▸ **Problem**
Starting with the line that mentions "Output the grid", repeat each line verbatim until the entries end, both ends included.

==== Dataset

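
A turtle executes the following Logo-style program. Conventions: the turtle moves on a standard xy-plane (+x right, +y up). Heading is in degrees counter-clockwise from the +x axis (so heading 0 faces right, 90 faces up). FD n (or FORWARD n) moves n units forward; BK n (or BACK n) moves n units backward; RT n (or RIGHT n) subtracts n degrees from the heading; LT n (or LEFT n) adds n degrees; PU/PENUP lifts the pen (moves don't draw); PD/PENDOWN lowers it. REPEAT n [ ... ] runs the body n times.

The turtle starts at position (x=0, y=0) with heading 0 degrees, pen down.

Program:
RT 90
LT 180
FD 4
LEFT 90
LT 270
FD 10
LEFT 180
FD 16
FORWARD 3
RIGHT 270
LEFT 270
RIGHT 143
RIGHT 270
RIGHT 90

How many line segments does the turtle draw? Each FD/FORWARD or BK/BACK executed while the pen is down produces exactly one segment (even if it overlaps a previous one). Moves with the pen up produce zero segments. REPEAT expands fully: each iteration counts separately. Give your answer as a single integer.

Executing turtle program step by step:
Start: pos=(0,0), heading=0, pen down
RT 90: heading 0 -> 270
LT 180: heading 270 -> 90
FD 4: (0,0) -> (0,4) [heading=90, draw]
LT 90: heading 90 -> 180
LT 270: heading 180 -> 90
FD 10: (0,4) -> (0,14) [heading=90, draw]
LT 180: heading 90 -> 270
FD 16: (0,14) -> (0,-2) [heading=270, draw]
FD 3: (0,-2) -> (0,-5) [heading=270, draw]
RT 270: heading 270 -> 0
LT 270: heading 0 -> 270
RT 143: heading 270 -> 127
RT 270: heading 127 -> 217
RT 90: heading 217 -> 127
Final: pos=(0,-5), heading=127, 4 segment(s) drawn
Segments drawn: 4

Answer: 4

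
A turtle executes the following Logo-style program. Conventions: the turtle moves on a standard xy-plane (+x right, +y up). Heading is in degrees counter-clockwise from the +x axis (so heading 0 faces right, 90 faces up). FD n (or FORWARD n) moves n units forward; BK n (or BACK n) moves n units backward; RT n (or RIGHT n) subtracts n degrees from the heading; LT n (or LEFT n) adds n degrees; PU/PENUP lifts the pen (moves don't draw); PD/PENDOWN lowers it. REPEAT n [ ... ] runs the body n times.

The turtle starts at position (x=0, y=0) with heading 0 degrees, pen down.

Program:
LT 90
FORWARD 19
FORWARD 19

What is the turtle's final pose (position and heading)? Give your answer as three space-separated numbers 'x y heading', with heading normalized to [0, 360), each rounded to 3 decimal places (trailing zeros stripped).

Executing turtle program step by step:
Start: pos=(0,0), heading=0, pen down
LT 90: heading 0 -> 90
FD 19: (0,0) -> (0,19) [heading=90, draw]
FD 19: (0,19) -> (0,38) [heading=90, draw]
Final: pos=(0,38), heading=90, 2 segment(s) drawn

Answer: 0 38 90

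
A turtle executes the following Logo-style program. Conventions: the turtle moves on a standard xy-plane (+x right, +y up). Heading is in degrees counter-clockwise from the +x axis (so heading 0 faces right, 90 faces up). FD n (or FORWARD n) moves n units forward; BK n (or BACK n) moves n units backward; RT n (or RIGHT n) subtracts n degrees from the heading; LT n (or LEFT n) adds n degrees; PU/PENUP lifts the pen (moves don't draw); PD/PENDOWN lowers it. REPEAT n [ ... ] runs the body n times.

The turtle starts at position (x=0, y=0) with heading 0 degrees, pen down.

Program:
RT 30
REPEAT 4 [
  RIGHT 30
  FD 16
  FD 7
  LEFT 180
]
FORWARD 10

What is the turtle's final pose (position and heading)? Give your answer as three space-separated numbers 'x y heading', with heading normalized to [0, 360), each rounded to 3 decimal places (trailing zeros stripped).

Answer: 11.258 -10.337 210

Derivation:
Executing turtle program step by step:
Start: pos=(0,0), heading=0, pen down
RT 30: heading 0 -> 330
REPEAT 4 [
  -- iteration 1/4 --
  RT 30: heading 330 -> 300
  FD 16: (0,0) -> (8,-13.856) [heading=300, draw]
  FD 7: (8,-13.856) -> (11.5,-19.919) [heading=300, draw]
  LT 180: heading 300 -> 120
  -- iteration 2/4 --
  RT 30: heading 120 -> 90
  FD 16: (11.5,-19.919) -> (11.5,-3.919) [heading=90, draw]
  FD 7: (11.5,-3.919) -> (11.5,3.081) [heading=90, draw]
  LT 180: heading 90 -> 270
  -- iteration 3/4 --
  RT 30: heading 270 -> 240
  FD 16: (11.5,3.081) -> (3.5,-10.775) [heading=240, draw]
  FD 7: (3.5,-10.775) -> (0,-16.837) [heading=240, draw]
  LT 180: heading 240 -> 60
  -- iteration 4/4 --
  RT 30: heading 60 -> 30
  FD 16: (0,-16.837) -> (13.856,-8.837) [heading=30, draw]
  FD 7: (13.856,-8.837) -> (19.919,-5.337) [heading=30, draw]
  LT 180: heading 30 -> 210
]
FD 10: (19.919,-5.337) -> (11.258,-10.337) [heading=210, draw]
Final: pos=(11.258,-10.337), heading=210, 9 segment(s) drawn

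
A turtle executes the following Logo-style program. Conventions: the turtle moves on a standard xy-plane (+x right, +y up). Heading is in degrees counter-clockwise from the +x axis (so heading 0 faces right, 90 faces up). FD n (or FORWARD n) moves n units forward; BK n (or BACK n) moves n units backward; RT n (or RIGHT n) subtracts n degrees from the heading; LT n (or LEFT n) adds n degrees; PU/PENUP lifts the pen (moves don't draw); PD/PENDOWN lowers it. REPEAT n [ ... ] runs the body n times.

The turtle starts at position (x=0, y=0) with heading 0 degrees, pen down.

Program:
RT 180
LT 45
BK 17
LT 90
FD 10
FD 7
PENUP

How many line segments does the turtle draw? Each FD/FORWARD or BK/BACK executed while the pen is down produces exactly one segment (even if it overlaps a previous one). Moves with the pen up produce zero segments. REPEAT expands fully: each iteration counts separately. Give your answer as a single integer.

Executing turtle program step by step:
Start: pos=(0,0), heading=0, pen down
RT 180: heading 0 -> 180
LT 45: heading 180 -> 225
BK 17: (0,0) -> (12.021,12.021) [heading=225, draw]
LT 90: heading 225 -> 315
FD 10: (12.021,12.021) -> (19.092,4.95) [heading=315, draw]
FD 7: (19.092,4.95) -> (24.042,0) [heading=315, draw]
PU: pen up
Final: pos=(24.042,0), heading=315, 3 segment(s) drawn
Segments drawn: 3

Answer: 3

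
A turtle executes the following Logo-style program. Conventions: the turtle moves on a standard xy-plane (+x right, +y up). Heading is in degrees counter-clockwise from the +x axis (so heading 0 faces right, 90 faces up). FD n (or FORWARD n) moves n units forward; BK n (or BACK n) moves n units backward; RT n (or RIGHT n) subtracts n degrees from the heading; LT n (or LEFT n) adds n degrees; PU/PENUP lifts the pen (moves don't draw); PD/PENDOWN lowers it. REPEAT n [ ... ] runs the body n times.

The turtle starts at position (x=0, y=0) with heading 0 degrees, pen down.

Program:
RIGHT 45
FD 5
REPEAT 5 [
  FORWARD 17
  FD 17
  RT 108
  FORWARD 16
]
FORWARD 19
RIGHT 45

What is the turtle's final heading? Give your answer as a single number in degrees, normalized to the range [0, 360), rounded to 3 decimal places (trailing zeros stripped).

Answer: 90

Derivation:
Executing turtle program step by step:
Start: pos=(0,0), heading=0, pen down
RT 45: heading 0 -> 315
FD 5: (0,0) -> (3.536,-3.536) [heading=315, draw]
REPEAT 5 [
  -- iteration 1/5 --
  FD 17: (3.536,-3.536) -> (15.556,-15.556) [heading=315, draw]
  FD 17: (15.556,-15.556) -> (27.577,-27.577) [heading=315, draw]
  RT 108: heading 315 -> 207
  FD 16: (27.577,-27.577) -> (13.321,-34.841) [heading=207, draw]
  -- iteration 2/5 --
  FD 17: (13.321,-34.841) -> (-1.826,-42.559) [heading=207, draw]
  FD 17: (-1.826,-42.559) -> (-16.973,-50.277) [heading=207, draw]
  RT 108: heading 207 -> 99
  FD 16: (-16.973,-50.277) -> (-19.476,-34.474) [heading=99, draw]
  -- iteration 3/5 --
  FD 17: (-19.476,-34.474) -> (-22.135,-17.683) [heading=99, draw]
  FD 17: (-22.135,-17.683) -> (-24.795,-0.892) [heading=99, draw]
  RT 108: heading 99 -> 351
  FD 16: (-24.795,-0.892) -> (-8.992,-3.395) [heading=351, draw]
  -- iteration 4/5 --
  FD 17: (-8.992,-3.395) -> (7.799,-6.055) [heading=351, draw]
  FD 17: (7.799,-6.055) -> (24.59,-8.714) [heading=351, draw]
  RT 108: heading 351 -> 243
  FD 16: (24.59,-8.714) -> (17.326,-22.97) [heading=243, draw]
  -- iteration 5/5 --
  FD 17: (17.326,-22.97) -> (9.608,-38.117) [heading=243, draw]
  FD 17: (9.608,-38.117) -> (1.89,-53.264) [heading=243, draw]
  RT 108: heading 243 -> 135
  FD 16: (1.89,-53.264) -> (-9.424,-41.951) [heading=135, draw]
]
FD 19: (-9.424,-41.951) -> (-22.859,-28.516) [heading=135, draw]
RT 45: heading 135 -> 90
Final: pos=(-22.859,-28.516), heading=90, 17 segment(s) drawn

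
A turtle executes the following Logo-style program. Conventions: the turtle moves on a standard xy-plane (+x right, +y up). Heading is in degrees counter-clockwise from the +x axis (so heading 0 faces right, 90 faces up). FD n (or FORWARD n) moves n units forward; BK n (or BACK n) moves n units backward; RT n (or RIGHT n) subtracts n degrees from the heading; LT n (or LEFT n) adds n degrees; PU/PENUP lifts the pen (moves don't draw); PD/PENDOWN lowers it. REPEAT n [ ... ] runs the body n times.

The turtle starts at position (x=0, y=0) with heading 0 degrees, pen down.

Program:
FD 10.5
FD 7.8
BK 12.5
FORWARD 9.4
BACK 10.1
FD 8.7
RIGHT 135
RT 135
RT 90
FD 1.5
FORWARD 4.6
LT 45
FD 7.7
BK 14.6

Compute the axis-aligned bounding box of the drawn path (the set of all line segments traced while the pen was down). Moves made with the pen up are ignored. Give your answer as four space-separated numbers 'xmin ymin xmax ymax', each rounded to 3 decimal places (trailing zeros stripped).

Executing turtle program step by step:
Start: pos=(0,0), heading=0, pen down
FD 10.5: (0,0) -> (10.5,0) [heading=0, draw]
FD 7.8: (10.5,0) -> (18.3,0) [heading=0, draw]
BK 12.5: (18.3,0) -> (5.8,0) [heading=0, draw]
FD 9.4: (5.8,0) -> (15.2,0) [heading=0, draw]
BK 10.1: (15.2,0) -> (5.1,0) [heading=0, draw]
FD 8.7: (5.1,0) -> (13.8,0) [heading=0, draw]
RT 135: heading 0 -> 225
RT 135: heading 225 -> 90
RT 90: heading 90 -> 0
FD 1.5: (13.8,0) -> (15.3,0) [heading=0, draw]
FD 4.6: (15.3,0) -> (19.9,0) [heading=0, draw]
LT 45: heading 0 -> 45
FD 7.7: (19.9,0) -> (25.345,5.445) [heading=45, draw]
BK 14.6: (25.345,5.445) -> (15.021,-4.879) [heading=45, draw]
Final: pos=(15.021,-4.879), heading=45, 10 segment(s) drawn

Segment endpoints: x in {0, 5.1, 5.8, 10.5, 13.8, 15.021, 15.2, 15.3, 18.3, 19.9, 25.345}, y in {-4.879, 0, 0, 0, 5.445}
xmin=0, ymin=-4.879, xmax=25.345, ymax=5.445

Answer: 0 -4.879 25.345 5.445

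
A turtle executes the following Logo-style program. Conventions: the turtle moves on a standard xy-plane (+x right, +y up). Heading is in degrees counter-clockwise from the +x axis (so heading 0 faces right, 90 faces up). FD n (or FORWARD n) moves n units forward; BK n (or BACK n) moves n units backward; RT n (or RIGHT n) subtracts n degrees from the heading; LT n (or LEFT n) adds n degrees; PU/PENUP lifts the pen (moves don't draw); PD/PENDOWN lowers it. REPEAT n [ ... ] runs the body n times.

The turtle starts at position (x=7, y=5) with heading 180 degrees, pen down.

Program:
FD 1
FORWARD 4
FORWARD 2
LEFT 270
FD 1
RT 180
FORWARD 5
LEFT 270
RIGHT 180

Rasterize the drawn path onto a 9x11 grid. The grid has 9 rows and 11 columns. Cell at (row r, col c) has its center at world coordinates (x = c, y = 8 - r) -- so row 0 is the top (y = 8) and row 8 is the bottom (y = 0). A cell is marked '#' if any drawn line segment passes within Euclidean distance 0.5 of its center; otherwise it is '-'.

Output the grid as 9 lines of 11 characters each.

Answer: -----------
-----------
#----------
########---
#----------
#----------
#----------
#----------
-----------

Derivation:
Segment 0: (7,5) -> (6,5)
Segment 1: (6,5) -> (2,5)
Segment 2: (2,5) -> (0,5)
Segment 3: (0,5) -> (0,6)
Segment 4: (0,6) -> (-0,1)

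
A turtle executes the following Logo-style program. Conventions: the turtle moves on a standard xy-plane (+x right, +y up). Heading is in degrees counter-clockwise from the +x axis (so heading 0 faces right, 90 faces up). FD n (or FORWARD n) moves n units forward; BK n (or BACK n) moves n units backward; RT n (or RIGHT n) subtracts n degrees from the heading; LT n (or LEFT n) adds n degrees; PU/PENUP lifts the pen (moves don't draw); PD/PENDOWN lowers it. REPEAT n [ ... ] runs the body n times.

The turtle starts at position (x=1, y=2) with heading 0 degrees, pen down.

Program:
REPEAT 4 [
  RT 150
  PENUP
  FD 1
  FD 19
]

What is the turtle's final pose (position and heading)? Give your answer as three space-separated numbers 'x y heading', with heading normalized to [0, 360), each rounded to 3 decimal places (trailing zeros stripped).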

========

▸ **Task response**
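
Output the grid as 9 lines of 11 characters each.

Answer: -----------
-----------
#----------
########---
#----------
#----------
#----------
#----------
-----------

Derivation:
Segment 0: (7,5) -> (6,5)
Segment 1: (6,5) -> (2,5)
Segment 2: (2,5) -> (0,5)
Segment 3: (0,5) -> (0,6)
Segment 4: (0,6) -> (-0,1)

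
A turtle executes the following Logo-style program. Conventions: the turtle moves on a standard xy-plane (+x right, +y up). Heading is in degrees counter-clockwise from the +x axis (so heading 0 faces right, 90 faces up). FD n (or FORWARD n) moves n units forward; BK n (or BACK n) moves n units backward; RT n (or RIGHT n) subtracts n degrees from the heading; LT n (or LEFT n) adds n degrees; PU/PENUP lifts the pen (moves don't draw); PD/PENDOWN lowers it. REPEAT n [ ... ] runs the body n times.

The turtle starts at position (x=1, y=2) with heading 0 degrees, pen down.

Program:
REPEAT 4 [
  RT 150
  PENUP
  FD 1
  FD 19
]

What is the turtle's final pose (position and heading)? Give your answer as three space-separated numbers 'x y heading', with heading normalized to [0, 360), each rounded to 3 decimal places (trailing zeros stripped).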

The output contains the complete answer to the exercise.